Dataset entries:
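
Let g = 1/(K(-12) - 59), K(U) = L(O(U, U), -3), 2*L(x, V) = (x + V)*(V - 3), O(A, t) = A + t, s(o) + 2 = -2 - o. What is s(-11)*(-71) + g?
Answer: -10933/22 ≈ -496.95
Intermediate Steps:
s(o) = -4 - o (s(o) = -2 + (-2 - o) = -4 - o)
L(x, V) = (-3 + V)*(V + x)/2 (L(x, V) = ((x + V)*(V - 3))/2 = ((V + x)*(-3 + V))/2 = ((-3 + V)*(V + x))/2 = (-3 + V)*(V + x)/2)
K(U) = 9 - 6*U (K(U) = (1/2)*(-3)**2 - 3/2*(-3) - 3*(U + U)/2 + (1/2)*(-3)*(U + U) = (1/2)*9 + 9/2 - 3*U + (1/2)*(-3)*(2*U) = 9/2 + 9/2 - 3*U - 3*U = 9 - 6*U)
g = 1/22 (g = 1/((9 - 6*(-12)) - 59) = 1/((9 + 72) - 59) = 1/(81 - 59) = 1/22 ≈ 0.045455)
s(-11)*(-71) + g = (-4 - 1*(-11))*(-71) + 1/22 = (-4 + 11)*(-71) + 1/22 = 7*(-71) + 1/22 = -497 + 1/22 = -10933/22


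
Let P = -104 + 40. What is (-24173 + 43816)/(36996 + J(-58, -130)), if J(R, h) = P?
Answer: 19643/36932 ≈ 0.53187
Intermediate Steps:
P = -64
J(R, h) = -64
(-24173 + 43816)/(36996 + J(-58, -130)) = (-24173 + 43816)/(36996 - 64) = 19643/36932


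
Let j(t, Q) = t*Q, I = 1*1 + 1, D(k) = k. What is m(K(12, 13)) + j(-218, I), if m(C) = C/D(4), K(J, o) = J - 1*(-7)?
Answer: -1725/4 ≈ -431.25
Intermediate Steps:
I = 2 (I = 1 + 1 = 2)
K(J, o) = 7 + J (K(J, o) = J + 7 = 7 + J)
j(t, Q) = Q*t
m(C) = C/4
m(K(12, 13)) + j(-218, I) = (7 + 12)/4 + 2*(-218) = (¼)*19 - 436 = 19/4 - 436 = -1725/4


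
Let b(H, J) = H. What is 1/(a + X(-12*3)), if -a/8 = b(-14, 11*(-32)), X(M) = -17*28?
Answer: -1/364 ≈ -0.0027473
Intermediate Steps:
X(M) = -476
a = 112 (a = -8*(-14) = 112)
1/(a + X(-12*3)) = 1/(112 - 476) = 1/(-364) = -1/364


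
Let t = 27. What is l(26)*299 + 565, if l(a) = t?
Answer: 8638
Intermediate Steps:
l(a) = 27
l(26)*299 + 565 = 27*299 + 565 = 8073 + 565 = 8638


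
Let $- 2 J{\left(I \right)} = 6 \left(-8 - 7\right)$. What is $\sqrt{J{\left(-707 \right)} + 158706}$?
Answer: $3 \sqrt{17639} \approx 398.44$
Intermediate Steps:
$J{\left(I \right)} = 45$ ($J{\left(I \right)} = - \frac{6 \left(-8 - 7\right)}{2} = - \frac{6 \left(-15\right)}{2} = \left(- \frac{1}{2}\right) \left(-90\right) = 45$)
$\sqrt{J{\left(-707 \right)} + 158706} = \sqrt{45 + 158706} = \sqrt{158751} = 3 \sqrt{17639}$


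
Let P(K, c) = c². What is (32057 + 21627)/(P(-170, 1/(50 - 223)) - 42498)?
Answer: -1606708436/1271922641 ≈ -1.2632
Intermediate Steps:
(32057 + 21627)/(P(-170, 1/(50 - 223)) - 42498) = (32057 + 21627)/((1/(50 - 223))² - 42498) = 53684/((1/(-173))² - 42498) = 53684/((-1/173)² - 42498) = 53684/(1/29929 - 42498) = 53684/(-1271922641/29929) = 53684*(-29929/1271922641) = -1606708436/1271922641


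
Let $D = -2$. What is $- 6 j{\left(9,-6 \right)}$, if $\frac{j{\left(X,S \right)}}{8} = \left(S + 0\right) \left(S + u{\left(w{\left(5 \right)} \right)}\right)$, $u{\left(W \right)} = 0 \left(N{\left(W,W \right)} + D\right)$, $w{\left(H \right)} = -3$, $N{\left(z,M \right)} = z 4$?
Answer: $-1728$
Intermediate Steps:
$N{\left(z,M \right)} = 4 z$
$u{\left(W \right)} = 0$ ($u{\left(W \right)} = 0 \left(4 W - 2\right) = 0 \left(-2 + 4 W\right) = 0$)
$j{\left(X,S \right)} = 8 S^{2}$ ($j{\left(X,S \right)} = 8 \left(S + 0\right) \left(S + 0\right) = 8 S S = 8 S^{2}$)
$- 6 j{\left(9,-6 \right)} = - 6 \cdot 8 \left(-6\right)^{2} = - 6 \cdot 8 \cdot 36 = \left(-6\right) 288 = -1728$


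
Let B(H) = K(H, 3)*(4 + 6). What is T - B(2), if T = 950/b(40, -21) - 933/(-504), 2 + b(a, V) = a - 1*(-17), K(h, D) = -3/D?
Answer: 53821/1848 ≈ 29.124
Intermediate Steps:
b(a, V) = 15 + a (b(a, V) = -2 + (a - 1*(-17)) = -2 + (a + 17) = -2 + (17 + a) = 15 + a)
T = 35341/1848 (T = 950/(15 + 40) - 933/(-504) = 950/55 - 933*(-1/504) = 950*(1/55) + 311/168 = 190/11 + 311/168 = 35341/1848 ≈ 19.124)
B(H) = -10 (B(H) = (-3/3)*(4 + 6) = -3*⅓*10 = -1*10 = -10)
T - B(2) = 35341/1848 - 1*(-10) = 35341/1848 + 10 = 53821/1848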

==

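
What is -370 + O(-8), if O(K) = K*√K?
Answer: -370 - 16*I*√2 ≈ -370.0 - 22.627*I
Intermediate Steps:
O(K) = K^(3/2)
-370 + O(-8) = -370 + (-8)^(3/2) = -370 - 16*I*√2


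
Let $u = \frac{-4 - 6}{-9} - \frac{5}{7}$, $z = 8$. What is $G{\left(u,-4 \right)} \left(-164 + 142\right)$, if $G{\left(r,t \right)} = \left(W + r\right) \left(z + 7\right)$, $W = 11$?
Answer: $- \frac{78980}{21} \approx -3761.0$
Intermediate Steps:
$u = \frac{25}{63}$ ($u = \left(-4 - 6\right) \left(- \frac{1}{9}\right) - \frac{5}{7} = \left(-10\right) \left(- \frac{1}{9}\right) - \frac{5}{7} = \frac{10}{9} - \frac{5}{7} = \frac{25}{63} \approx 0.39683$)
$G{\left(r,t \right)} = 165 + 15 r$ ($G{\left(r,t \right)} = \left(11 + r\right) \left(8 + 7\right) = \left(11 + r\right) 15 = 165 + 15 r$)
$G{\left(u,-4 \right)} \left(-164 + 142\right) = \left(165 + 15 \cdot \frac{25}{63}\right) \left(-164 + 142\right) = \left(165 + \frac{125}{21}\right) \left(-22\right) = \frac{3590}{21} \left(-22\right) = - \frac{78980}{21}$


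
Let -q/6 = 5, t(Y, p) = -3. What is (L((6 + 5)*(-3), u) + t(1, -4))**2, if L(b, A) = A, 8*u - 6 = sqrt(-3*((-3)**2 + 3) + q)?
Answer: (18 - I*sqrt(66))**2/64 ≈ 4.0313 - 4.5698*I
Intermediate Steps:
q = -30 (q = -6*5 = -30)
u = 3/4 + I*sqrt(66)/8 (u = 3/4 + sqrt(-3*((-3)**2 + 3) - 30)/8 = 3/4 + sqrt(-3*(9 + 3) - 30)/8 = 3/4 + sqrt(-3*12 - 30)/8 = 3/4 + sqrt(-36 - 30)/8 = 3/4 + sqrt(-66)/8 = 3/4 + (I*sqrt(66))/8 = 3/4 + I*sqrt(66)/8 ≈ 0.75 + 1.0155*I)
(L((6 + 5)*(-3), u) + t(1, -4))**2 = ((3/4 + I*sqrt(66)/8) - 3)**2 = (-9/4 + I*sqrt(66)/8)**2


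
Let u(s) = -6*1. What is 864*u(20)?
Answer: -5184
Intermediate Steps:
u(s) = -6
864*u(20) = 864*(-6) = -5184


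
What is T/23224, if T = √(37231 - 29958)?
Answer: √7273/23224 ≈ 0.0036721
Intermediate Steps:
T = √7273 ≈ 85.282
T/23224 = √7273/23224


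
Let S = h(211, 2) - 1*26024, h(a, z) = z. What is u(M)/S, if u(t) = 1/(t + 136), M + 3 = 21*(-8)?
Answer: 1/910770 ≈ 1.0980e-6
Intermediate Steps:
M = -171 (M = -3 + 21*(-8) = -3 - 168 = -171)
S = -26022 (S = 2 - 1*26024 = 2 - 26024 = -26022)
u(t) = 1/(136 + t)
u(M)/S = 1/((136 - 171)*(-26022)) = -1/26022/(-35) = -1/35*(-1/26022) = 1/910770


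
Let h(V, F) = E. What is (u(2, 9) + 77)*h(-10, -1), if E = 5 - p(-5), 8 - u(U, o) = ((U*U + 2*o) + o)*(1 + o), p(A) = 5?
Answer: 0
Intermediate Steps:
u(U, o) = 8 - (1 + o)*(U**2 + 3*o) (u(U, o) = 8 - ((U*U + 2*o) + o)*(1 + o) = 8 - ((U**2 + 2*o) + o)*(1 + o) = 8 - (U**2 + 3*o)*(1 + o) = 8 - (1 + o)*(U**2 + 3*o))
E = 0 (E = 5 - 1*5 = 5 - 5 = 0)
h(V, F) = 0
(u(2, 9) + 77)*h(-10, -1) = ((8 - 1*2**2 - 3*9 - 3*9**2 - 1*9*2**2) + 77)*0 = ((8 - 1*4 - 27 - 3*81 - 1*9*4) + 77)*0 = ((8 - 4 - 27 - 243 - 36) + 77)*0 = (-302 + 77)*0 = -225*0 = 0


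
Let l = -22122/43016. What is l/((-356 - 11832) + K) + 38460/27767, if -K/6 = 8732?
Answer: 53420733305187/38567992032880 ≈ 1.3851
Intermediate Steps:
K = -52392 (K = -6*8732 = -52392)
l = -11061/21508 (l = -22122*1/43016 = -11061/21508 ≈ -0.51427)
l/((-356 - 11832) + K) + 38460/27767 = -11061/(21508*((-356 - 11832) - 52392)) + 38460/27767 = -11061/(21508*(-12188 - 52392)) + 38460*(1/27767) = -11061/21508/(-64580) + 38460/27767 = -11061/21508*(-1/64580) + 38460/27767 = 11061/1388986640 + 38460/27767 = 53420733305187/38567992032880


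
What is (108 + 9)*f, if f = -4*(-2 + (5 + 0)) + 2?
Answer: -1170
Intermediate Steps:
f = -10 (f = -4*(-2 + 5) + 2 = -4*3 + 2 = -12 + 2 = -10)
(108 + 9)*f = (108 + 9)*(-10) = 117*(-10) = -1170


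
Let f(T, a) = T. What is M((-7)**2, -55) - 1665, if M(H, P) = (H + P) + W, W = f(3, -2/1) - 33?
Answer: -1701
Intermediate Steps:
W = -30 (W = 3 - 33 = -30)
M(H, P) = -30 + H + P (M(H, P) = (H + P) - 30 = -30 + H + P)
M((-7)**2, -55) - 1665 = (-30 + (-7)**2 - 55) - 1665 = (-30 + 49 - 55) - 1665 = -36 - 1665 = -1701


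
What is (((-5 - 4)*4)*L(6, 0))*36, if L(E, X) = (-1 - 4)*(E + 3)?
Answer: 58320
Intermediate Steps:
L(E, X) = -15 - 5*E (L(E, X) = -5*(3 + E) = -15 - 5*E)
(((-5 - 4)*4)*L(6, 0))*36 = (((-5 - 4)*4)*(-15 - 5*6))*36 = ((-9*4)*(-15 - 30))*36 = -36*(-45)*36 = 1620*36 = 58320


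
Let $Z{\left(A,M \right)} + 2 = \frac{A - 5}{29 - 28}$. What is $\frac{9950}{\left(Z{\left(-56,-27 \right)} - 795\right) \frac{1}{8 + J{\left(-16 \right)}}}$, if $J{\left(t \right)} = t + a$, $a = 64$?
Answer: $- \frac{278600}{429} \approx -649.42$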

==

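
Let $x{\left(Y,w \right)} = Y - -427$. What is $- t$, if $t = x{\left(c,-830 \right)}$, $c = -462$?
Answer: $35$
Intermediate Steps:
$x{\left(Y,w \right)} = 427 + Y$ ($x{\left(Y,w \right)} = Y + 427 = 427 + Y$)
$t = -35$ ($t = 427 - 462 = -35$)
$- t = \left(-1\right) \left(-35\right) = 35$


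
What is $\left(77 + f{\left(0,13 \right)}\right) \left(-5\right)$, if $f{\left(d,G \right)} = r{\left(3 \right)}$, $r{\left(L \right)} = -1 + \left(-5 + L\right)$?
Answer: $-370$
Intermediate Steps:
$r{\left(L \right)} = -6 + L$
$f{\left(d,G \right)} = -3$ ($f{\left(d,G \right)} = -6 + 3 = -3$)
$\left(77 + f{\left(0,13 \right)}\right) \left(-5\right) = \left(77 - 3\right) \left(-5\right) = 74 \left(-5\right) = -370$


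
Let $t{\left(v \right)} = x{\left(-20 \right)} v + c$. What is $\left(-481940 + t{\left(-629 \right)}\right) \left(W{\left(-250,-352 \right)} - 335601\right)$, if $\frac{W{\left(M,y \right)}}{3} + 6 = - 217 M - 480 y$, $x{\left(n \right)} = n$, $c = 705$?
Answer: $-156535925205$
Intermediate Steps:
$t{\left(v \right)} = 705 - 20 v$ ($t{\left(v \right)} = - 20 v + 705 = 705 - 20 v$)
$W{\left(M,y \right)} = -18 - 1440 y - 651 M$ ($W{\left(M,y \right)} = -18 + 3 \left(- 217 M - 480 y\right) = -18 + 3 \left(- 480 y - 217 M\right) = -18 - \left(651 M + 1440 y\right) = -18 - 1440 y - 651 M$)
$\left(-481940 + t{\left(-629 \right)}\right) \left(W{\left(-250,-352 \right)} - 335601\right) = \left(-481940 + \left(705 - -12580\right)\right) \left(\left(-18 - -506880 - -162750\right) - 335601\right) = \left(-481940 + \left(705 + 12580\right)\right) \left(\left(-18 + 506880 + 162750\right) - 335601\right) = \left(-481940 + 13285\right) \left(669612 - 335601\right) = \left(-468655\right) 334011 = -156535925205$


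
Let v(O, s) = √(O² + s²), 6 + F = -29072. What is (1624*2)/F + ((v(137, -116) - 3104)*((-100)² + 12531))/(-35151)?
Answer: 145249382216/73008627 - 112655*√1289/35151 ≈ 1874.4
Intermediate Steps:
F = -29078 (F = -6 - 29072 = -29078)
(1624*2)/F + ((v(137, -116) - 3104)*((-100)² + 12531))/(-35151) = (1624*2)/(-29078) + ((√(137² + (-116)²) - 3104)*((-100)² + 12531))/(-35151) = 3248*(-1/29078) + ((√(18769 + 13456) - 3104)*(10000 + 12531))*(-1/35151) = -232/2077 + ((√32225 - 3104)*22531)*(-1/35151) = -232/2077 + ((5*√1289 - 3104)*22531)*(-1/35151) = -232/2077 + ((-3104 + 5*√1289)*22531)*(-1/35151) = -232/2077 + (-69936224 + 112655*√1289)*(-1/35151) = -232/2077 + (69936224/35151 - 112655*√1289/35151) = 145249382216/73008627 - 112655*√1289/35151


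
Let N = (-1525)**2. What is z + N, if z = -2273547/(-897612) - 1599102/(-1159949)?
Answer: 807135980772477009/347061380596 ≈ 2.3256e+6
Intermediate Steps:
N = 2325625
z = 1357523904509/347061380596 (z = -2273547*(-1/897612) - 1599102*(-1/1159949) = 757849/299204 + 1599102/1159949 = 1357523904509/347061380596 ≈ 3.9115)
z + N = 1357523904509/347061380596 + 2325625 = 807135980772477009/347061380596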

> GOAL OF THE EXERCISE
Using the records above, copy word for word the line with "Let g = 1/(K(-12)", the line with "Answer: -10933/22 ≈ -496.95", and every line between them.

> WRITTEN REPLY
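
Let g = 1/(K(-12) - 59), K(U) = L(O(U, U), -3), 2*L(x, V) = (x + V)*(V - 3), O(A, t) = A + t, s(o) + 2 = -2 - o. What is s(-11)*(-71) + g?
Answer: -10933/22 ≈ -496.95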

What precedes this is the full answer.